_WHAT IS REQUIRED_: Your output should be the complete listing, repeated exactly.

↓

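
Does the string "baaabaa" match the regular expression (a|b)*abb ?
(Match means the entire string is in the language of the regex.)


|string| = 7; first = 'b'; last = 'a'

No, "baaabaa" does not match (a|b)*abb


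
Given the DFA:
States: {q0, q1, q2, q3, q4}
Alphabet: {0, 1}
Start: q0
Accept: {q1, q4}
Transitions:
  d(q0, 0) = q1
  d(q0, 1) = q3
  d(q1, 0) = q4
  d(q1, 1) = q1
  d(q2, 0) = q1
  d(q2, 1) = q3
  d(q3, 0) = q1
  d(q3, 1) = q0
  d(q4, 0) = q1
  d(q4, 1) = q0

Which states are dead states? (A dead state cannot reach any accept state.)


Forward reachability from each state:
  q0 -> reaches accept state q1 (live)
  q1 -> reaches accept state q1 (live)
  q2 -> reaches accept state q1 (live)
  q3 -> reaches accept state q1 (live)
  q4 -> reaches accept state q1 (live)

None (all states can reach an accept state)


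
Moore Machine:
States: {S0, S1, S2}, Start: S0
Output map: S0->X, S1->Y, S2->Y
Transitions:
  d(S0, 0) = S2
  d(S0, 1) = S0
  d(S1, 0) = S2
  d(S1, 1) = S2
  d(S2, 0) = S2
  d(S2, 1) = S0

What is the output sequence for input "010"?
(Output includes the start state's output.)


Start: S0 (output X)
  --0--> S2 (output Y)
  --1--> S0 (output X)
  --0--> S2 (output Y)

"XYXY"


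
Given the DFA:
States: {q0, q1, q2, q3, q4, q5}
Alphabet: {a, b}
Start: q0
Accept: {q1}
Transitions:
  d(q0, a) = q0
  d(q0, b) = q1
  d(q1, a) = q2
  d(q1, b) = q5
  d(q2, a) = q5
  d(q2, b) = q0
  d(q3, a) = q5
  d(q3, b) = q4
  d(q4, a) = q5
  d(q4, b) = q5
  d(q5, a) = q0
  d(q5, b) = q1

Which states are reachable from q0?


BFS from q0:
  layer 0: {q0}
  layer 1: {q1}
  layer 2: {q2, q5}

{q0, q1, q2, q5}


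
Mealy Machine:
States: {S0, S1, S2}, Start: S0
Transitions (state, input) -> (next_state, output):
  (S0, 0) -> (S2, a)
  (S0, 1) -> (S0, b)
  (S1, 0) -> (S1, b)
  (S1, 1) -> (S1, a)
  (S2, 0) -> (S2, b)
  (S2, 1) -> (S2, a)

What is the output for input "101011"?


Step-by-step:
  (S0, 1) -> (S0, b)
  (S0, 0) -> (S2, a)
  (S2, 1) -> (S2, a)
  (S2, 0) -> (S2, b)
  (S2, 1) -> (S2, a)
  (S2, 1) -> (S2, a)

"baabaa"


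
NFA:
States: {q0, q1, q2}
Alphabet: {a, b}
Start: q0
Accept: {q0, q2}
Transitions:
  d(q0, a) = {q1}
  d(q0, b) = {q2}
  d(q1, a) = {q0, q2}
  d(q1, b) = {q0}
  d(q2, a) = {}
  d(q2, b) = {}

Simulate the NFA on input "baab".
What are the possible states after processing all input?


Start: {q0}
  --b--> {q2}
  --a--> {}
  --a--> {}
  --b--> {}

{} (empty set, no valid transitions)


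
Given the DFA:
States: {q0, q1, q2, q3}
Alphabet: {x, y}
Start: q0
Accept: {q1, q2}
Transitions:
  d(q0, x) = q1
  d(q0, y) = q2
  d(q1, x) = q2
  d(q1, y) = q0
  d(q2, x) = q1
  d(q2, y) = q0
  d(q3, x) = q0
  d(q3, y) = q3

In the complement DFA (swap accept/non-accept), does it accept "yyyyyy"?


Trace: q0 -> q2 -> q0 -> q2 -> q0 -> q2 -> q0
Final: q0
Original accept: {q1, q2}
Complement: q0 is not in original accept

Yes, complement accepts (original rejects)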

↑

_TASK ANSWER_:
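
Does the string "baaabaa" match the regular expression (a|b)*abb ?
(Match means the entire string is in the language of the regex.)


|string| = 7; first = 'b'; last = 'a'

No, "baaabaa" does not match (a|b)*abb


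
Given the DFA:
States: {q0, q1, q2, q3, q4}
Alphabet: {0, 1}
Start: q0
Accept: {q1, q4}
Transitions:
  d(q0, 0) = q1
  d(q0, 1) = q3
  d(q1, 0) = q4
  d(q1, 1) = q1
  d(q2, 0) = q1
  d(q2, 1) = q3
  d(q3, 0) = q1
  d(q3, 1) = q0
  d(q4, 0) = q1
  d(q4, 1) = q0

Which states are dead states? (A dead state cannot reach any accept state.)


Forward reachability from each state:
  q0 -> reaches accept state q1 (live)
  q1 -> reaches accept state q1 (live)
  q2 -> reaches accept state q1 (live)
  q3 -> reaches accept state q1 (live)
  q4 -> reaches accept state q1 (live)

None (all states can reach an accept state)


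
Moore Machine:
States: {S0, S1, S2}, Start: S0
Output map: S0->X, S1->Y, S2->Y
Transitions:
  d(S0, 0) = S2
  d(S0, 1) = S0
  d(S1, 0) = S2
  d(S1, 1) = S2
  d(S2, 0) = S2
  d(S2, 1) = S0

What is the output sequence for input "010"?
(Output includes the start state's output.)


Start: S0 (output X)
  --0--> S2 (output Y)
  --1--> S0 (output X)
  --0--> S2 (output Y)

"XYXY"


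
Given the DFA:
States: {q0, q1, q2, q3, q4, q5}
Alphabet: {a, b}
Start: q0
Accept: {q1}
Transitions:
  d(q0, a) = q0
  d(q0, b) = q1
  d(q1, a) = q2
  d(q1, b) = q5
  d(q2, a) = q5
  d(q2, b) = q0
  d(q3, a) = q5
  d(q3, b) = q4
  d(q4, a) = q5
  d(q4, b) = q5
  d(q5, a) = q0
  d(q5, b) = q1

Which states are reachable from q0?


BFS from q0:
  layer 0: {q0}
  layer 1: {q1}
  layer 2: {q2, q5}

{q0, q1, q2, q5}


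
Mealy Machine:
States: {S0, S1, S2}, Start: S0
Transitions (state, input) -> (next_state, output):
  (S0, 0) -> (S2, a)
  (S0, 1) -> (S0, b)
  (S1, 0) -> (S1, b)
  (S1, 1) -> (S1, a)
  (S2, 0) -> (S2, b)
  (S2, 1) -> (S2, a)

What is the output for input "101011"?


Step-by-step:
  (S0, 1) -> (S0, b)
  (S0, 0) -> (S2, a)
  (S2, 1) -> (S2, a)
  (S2, 0) -> (S2, b)
  (S2, 1) -> (S2, a)
  (S2, 1) -> (S2, a)

"baabaa"


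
NFA:
States: {q0, q1, q2}
Alphabet: {a, b}
Start: q0
Accept: {q0, q2}
Transitions:
  d(q0, a) = {q1}
  d(q0, b) = {q2}
  d(q1, a) = {q0, q2}
  d(q1, b) = {q0}
  d(q2, a) = {}
  d(q2, b) = {}

Simulate the NFA on input "baab".
What are the possible states after processing all input?


Start: {q0}
  --b--> {q2}
  --a--> {}
  --a--> {}
  --b--> {}

{} (empty set, no valid transitions)


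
Given the DFA:
States: {q0, q1, q2, q3}
Alphabet: {x, y}
Start: q0
Accept: {q1, q2}
Transitions:
  d(q0, x) = q1
  d(q0, y) = q2
  d(q1, x) = q2
  d(q1, y) = q0
  d(q2, x) = q1
  d(q2, y) = q0
  d(q3, x) = q0
  d(q3, y) = q3

In the complement DFA (swap accept/non-accept), does it accept "yyyyyy"?


Trace: q0 -> q2 -> q0 -> q2 -> q0 -> q2 -> q0
Final: q0
Original accept: {q1, q2}
Complement: q0 is not in original accept

Yes, complement accepts (original rejects)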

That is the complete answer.